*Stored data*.
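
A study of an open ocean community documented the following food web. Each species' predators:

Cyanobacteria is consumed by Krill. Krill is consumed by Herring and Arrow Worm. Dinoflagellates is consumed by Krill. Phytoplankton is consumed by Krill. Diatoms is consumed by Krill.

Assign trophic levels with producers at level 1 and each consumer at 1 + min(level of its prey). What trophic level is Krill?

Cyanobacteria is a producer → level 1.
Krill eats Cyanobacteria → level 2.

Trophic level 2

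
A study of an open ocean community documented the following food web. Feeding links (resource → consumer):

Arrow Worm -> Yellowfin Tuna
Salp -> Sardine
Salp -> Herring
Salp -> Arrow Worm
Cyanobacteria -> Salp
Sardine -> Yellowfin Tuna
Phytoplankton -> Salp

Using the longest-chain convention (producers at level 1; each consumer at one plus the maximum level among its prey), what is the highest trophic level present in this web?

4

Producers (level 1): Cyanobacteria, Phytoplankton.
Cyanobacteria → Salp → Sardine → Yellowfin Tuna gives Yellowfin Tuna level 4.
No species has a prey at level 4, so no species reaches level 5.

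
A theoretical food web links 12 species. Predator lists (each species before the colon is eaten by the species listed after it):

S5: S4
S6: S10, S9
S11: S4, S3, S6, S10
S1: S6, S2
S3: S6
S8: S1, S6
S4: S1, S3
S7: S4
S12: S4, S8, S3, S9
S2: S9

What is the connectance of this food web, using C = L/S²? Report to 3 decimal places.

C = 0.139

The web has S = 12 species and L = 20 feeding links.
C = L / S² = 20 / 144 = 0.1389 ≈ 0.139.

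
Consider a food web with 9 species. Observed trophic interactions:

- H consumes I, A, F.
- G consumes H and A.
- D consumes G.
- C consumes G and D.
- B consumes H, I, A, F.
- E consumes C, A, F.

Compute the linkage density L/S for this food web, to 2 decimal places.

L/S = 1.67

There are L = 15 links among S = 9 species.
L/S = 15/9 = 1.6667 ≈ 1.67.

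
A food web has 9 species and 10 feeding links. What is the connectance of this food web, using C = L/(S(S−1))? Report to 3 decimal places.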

*TASK DIRECTIONS*. Of the lines above, retype only those from the line containing "Salp -> Herring" through the line containing "Phytoplankton -> Salp", including both, exactly.

*SOLUTION*.
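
Salp -> Herring
Salp -> Arrow Worm
Cyanobacteria -> Salp
Sardine -> Yellowfin Tuna
Phytoplankton -> Salp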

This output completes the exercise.